The problem: Line tally for the word "cloud": count the lines below that contain it and reply with the number alone.

Listed records:
________________________________________

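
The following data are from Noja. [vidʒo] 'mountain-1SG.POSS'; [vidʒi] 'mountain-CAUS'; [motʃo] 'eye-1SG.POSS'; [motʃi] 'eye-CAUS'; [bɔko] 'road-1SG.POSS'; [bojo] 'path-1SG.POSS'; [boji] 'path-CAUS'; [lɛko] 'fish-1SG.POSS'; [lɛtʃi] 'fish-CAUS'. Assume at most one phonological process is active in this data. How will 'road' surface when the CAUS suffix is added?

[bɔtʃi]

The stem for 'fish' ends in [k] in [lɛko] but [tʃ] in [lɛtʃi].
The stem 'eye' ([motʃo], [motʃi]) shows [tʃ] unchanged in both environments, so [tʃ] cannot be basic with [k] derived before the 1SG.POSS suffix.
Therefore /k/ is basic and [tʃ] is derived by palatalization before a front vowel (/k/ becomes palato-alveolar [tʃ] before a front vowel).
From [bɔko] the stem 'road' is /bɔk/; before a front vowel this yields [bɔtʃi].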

________________________________________

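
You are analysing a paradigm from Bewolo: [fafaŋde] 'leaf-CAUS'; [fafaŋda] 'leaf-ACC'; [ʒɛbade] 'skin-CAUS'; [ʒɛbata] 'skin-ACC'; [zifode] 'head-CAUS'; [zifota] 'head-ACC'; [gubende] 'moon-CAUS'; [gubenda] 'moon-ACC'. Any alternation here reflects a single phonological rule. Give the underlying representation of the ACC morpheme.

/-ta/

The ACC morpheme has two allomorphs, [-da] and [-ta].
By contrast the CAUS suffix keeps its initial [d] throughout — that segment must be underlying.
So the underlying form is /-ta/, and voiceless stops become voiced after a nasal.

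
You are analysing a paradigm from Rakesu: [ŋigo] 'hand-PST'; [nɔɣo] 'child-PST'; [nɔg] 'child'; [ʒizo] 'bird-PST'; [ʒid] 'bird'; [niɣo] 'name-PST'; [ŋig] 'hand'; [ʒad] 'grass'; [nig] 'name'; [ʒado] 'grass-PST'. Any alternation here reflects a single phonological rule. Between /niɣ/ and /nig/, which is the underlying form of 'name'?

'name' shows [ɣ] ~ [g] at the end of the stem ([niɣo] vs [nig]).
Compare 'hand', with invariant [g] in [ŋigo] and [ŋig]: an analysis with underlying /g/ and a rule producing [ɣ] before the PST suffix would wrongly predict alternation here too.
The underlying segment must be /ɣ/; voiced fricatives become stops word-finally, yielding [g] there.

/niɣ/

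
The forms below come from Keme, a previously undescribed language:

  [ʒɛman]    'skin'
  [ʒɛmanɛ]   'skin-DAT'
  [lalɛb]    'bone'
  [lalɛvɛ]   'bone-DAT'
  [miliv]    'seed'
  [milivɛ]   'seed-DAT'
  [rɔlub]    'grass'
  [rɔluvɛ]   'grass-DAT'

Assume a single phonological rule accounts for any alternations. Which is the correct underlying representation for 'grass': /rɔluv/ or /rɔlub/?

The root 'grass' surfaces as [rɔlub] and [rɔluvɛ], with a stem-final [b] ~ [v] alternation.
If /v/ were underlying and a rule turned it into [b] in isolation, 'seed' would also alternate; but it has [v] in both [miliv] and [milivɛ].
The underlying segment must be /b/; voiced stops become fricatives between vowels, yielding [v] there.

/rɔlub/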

________________________________________

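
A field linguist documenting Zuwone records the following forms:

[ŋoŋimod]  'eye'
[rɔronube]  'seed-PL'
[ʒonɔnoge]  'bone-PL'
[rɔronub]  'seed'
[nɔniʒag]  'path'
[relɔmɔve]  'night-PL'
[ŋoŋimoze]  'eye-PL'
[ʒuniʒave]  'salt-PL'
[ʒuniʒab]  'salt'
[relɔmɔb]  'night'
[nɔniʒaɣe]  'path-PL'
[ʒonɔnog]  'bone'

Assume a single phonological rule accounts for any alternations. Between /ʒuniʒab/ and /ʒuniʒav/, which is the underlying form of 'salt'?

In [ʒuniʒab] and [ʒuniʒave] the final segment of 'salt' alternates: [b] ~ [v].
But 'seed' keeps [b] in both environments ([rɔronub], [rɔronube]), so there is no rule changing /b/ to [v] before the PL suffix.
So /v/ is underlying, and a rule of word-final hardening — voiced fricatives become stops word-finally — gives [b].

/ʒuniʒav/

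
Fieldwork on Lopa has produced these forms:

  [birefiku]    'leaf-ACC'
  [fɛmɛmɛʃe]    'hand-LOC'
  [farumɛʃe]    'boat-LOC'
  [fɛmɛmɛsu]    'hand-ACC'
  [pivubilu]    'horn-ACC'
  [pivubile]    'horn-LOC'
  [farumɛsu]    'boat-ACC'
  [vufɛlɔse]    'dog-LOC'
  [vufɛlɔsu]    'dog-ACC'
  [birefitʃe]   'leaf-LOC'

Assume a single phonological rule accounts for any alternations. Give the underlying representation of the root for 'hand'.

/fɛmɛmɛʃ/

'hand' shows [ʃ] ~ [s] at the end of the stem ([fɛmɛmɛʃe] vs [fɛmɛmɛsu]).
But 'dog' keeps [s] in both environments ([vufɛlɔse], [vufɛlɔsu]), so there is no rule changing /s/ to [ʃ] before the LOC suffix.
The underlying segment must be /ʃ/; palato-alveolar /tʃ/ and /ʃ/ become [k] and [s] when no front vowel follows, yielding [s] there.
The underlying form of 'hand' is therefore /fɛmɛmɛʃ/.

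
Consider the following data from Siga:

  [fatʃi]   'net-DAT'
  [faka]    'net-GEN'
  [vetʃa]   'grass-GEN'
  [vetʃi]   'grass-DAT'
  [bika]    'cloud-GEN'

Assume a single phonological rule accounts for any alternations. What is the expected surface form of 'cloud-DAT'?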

________________________________________

Answer to the exercise: 2